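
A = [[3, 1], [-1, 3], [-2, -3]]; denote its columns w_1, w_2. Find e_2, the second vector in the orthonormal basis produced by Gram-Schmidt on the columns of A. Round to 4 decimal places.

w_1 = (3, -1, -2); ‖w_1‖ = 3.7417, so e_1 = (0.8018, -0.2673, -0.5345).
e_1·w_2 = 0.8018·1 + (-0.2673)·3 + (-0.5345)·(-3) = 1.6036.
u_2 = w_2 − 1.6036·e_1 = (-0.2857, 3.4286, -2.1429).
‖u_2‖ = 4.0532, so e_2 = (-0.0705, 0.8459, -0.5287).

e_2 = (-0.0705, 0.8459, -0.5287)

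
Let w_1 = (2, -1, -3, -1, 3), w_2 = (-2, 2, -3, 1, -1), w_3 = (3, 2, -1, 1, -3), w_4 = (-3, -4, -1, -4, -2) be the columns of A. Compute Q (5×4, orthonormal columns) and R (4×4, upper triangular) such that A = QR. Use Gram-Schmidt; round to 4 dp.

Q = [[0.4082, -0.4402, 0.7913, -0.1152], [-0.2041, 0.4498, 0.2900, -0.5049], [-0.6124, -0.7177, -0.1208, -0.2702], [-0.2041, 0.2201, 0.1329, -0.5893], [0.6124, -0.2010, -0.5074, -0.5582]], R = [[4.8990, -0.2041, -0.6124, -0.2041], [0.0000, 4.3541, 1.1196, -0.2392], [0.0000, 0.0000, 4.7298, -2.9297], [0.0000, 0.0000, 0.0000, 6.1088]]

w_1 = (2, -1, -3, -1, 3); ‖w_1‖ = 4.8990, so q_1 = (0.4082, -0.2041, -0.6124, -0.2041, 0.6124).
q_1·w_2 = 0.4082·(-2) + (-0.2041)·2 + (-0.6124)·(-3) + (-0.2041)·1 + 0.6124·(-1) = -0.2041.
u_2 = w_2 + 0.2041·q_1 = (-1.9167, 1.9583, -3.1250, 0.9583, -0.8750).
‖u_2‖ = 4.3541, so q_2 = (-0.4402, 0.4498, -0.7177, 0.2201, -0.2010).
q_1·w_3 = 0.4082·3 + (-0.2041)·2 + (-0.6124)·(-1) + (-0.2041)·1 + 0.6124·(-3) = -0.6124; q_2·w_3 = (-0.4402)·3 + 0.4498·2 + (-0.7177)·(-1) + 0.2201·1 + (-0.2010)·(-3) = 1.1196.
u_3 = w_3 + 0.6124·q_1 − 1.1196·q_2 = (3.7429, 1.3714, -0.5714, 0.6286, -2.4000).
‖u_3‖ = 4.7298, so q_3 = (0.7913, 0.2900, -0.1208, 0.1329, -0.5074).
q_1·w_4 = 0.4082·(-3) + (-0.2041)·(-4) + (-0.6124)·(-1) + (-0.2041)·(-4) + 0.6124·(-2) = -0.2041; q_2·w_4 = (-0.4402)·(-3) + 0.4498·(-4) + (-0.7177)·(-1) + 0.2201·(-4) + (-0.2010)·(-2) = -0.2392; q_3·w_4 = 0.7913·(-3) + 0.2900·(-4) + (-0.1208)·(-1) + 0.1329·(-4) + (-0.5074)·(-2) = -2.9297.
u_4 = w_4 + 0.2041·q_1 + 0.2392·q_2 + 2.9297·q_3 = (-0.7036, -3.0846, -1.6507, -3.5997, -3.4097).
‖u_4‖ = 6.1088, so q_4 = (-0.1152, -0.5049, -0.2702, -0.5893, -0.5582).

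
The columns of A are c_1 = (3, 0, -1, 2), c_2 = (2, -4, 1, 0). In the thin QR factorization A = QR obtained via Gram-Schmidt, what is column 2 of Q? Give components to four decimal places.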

____________________

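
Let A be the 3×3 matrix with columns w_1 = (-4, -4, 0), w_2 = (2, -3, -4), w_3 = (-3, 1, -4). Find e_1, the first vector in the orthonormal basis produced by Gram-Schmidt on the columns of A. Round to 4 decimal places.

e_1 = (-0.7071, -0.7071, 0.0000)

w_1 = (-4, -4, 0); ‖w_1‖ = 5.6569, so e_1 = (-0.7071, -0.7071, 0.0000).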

____________________

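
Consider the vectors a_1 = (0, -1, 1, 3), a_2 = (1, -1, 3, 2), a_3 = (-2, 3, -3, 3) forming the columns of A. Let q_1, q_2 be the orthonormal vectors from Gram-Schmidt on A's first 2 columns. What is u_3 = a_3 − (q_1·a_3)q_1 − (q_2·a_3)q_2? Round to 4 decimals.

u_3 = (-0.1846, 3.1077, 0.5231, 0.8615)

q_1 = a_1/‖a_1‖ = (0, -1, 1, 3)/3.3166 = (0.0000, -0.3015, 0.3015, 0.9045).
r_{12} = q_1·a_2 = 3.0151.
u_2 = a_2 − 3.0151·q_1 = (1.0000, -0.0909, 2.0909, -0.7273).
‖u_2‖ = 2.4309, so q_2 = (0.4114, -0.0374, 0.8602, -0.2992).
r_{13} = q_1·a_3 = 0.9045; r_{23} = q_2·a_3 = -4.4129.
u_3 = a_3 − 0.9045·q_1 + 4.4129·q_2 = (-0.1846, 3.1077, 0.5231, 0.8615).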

____________________

Look above for the line holding "Let w_1 = (2, -1, -3, -1, 3), w_2" and the line holding "The columns of A are", then output exactly those two lines and every line between them, nothing more.

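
Let w_1 = (2, -1, -3, -1, 3), w_2 = (-2, 2, -3, 1, -1), w_3 = (3, 2, -1, 1, -3), w_4 = (-3, -4, -1, -4, -2) be the columns of A. Compute Q (5×4, orthonormal columns) and R (4×4, upper triangular) such that A = QR. Use Gram-Schmidt; round to 4 dp.

Q = [[0.4082, -0.4402, 0.7913, -0.1152], [-0.2041, 0.4498, 0.2900, -0.5049], [-0.6124, -0.7177, -0.1208, -0.2702], [-0.2041, 0.2201, 0.1329, -0.5893], [0.6124, -0.2010, -0.5074, -0.5582]], R = [[4.8990, -0.2041, -0.6124, -0.2041], [0.0000, 4.3541, 1.1196, -0.2392], [0.0000, 0.0000, 4.7298, -2.9297], [0.0000, 0.0000, 0.0000, 6.1088]]

w_1 = (2, -1, -3, -1, 3); ‖w_1‖ = 4.8990, so q_1 = (0.4082, -0.2041, -0.6124, -0.2041, 0.6124).
q_1·w_2 = 0.4082·(-2) + (-0.2041)·2 + (-0.6124)·(-3) + (-0.2041)·1 + 0.6124·(-1) = -0.2041.
u_2 = w_2 + 0.2041·q_1 = (-1.9167, 1.9583, -3.1250, 0.9583, -0.8750).
‖u_2‖ = 4.3541, so q_2 = (-0.4402, 0.4498, -0.7177, 0.2201, -0.2010).
q_1·w_3 = 0.4082·3 + (-0.2041)·2 + (-0.6124)·(-1) + (-0.2041)·1 + 0.6124·(-3) = -0.6124; q_2·w_3 = (-0.4402)·3 + 0.4498·2 + (-0.7177)·(-1) + 0.2201·1 + (-0.2010)·(-3) = 1.1196.
u_3 = w_3 + 0.6124·q_1 − 1.1196·q_2 = (3.7429, 1.3714, -0.5714, 0.6286, -2.4000).
‖u_3‖ = 4.7298, so q_3 = (0.7913, 0.2900, -0.1208, 0.1329, -0.5074).
q_1·w_4 = 0.4082·(-3) + (-0.2041)·(-4) + (-0.6124)·(-1) + (-0.2041)·(-4) + 0.6124·(-2) = -0.2041; q_2·w_4 = (-0.4402)·(-3) + 0.4498·(-4) + (-0.7177)·(-1) + 0.2201·(-4) + (-0.2010)·(-2) = -0.2392; q_3·w_4 = 0.7913·(-3) + 0.2900·(-4) + (-0.1208)·(-1) + 0.1329·(-4) + (-0.5074)·(-2) = -2.9297.
u_4 = w_4 + 0.2041·q_1 + 0.2392·q_2 + 2.9297·q_3 = (-0.7036, -3.0846, -1.6507, -3.5997, -3.4097).
‖u_4‖ = 6.1088, so q_4 = (-0.1152, -0.5049, -0.2702, -0.5893, -0.5582).

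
The columns of A are c_1 = (3, 0, -1, 2), c_2 = (2, -4, 1, 0). In the thin QR factorization A = QR obtained via Gram-Schmidt, what is column 2 of Q? Give components to four decimal places.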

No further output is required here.